Exercise details
Copy out the lines of the records below, and only those lines, from the one with "3 urns account" through the one with "Prior shares of units produced across 4 factories: Factory", exactly as they appear.

BEGIN Record set

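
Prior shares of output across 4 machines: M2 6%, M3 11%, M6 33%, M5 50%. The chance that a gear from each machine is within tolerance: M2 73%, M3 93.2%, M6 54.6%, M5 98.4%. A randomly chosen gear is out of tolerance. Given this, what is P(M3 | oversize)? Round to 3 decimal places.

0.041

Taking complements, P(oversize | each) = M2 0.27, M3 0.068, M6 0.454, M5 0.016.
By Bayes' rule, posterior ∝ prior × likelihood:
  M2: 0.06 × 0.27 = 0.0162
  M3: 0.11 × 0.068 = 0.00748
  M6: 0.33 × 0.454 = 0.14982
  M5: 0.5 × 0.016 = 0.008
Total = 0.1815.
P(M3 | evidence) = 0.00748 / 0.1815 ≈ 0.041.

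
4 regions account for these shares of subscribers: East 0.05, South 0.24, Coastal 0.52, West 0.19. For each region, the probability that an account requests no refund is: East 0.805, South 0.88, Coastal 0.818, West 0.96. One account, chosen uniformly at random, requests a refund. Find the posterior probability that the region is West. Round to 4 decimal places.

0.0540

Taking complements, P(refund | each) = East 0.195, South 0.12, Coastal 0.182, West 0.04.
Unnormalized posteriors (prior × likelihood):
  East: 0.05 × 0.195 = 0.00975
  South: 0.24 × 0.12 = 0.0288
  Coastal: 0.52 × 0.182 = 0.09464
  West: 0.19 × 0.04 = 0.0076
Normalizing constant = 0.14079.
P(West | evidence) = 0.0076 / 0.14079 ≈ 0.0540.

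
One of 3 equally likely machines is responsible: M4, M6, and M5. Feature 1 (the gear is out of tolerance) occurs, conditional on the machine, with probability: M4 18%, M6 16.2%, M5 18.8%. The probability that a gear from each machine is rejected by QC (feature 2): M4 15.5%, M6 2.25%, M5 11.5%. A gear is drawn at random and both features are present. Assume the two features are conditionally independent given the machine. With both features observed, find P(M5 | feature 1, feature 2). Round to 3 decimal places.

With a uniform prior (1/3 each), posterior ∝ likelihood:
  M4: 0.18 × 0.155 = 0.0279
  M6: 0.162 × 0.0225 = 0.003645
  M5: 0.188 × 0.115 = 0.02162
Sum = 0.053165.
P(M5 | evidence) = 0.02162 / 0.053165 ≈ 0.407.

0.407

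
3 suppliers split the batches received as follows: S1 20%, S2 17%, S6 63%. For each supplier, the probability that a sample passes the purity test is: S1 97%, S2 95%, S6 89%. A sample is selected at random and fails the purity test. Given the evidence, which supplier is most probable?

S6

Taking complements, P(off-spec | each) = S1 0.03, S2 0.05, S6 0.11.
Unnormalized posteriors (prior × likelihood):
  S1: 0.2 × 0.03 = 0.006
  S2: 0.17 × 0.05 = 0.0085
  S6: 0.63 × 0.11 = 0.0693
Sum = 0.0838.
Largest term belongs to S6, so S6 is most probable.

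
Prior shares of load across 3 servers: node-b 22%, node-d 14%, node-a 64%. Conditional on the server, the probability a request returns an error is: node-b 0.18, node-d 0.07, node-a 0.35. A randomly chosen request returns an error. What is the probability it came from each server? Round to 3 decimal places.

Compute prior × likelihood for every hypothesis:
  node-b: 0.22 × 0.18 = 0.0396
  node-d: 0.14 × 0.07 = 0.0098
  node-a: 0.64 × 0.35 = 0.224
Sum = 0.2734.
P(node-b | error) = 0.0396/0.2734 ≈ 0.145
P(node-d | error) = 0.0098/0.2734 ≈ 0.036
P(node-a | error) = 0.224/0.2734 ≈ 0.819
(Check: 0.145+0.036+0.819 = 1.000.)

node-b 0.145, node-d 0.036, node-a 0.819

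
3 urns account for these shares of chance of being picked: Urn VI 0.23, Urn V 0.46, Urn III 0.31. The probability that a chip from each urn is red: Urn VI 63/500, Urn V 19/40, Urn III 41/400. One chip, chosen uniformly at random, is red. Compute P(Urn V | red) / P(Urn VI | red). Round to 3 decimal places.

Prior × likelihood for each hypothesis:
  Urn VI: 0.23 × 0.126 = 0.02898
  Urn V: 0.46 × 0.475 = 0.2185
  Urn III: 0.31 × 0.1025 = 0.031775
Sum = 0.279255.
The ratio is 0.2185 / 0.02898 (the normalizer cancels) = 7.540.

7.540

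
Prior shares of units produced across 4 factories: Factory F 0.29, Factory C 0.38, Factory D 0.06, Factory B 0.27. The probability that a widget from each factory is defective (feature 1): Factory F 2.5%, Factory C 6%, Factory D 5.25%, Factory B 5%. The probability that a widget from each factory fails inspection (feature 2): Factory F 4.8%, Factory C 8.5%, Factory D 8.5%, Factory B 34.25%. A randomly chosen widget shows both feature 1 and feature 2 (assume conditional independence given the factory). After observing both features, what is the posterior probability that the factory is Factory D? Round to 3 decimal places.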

END Record set
BEGIN Record set

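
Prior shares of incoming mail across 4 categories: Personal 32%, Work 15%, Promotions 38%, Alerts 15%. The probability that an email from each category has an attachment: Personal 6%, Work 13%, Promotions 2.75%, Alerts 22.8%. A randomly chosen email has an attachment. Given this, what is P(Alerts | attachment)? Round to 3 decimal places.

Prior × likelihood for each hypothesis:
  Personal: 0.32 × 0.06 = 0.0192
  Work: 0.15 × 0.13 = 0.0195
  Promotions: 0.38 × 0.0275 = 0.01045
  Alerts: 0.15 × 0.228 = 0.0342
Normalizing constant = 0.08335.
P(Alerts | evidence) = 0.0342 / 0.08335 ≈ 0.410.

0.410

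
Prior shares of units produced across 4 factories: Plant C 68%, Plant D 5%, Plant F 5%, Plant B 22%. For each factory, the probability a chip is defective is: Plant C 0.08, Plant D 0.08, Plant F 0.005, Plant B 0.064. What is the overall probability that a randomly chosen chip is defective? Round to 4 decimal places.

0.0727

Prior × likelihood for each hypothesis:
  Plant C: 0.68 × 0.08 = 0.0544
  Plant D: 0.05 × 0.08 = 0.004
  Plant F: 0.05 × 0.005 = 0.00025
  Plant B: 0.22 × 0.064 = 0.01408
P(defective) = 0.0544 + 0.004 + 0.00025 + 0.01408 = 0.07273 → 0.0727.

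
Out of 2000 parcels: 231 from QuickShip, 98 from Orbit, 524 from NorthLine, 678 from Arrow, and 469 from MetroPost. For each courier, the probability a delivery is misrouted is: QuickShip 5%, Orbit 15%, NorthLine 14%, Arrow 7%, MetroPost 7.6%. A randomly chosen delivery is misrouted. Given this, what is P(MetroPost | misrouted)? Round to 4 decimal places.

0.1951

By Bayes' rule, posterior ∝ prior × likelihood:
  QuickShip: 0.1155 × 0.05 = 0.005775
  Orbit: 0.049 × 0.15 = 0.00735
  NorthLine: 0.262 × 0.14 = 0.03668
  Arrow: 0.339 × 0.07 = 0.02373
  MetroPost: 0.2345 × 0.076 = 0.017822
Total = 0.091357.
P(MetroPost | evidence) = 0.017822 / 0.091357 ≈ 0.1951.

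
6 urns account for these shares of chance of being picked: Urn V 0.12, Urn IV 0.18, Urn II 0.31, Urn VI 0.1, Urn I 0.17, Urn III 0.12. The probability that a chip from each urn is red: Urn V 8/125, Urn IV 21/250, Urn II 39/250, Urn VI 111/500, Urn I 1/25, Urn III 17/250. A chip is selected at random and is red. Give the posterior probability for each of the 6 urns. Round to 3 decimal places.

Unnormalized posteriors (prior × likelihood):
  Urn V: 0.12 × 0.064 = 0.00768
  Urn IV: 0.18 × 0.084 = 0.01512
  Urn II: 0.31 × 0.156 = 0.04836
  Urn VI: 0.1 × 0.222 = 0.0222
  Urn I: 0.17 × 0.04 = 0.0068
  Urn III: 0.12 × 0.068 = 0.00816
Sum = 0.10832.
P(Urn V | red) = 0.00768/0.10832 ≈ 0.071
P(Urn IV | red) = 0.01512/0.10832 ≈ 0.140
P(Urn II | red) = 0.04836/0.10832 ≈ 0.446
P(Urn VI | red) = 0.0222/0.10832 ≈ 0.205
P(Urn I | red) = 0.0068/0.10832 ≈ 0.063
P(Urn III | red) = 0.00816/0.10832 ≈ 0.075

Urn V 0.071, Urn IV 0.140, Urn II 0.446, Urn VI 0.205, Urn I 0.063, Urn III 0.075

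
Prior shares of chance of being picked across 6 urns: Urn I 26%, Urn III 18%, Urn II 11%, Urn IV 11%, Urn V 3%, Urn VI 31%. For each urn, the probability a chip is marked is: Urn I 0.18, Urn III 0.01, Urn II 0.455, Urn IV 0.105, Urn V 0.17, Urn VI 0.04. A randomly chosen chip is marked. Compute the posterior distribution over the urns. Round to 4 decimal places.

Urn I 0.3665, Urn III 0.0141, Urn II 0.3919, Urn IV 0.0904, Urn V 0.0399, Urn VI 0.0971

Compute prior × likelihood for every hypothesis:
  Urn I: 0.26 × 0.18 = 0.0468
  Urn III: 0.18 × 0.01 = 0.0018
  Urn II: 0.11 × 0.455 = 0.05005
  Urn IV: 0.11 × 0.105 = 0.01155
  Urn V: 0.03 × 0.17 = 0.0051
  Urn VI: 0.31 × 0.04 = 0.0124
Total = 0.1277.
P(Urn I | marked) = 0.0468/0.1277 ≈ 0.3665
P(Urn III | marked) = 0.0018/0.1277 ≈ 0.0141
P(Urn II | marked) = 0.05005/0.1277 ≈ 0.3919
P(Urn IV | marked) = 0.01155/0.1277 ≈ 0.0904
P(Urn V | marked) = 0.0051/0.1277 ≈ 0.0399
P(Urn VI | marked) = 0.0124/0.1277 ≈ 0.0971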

END Record set
BEGIN Record set

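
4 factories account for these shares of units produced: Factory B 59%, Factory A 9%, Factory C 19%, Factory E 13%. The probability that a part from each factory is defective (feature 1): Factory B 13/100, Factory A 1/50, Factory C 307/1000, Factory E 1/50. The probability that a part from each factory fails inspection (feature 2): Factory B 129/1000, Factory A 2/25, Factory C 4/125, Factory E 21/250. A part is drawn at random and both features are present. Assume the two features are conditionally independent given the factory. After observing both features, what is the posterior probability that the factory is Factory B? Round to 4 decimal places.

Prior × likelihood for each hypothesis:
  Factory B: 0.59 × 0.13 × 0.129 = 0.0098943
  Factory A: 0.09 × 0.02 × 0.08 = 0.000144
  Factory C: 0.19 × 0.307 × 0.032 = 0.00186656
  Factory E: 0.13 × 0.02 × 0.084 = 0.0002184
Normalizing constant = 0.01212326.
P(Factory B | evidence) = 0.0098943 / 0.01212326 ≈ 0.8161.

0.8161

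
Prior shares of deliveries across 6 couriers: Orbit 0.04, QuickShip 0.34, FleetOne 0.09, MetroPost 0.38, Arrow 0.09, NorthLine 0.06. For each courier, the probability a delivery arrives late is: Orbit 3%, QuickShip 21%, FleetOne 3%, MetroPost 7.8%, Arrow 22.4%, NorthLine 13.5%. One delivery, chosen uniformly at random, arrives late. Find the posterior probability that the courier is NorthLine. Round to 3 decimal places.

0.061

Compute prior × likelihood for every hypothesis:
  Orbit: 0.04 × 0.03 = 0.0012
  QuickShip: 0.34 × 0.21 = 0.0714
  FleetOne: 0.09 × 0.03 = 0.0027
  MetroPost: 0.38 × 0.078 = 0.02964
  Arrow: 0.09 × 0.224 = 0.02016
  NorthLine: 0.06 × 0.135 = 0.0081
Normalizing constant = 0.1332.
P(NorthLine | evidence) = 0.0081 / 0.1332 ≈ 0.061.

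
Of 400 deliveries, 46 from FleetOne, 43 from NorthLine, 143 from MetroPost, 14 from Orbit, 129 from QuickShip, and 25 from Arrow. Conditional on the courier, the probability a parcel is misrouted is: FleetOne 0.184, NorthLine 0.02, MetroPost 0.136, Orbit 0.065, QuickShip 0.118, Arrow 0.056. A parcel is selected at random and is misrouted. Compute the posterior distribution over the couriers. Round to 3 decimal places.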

END Record set

Your response
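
3 urns account for these shares of chance of being picked: Urn VI 0.23, Urn V 0.46, Urn III 0.31. The probability that a chip from each urn is red: Urn VI 63/500, Urn V 19/40, Urn III 41/400. One chip, chosen uniformly at random, is red. Compute P(Urn V | red) / P(Urn VI | red). Round to 3 decimal places.

Prior × likelihood for each hypothesis:
  Urn VI: 0.23 × 0.126 = 0.02898
  Urn V: 0.46 × 0.475 = 0.2185
  Urn III: 0.31 × 0.1025 = 0.031775
Sum = 0.279255.
The ratio is 0.2185 / 0.02898 (the normalizer cancels) = 7.540.

7.540

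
Prior shares of units produced across 4 factories: Factory F 0.29, Factory C 0.38, Factory D 0.06, Factory B 0.27. The probability that a widget from each factory is defective (feature 1): Factory F 2.5%, Factory C 6%, Factory D 5.25%, Factory B 5%. The probability that a widget from each factory fails inspection (feature 2): Factory F 4.8%, Factory C 8.5%, Factory D 8.5%, Factory B 34.25%. A randomly chosen widget shows both feature 1 and feature 2 (assume conditional independence given the factory). After observing both features, what is the posterior probability that the factory is Factory D? Round to 3 decimal places.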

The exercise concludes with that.